(Saved data entries)

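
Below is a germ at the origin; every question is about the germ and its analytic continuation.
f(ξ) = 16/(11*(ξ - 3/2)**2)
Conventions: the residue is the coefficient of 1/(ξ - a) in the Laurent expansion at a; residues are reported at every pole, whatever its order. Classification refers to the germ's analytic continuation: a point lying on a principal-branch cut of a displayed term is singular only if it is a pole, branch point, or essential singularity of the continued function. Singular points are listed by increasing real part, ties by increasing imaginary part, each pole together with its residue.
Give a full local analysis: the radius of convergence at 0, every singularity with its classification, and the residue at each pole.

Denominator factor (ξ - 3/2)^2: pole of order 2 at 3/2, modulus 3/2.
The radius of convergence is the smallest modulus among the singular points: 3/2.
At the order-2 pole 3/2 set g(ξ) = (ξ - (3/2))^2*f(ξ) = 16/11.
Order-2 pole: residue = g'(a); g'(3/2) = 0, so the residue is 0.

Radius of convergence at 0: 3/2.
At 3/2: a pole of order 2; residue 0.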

* * *

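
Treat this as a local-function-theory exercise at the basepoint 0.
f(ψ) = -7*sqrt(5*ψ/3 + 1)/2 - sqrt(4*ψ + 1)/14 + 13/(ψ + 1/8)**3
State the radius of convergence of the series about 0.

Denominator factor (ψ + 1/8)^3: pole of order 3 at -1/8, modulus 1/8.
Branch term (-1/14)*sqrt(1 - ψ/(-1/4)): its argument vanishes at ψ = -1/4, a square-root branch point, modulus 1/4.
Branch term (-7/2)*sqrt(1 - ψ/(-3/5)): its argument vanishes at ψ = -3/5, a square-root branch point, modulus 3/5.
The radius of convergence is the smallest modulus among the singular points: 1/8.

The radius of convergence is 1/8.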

Activity:
Check every line of the data for the string "analytic". Give the number of lines that have it, and only that.

Answer:
2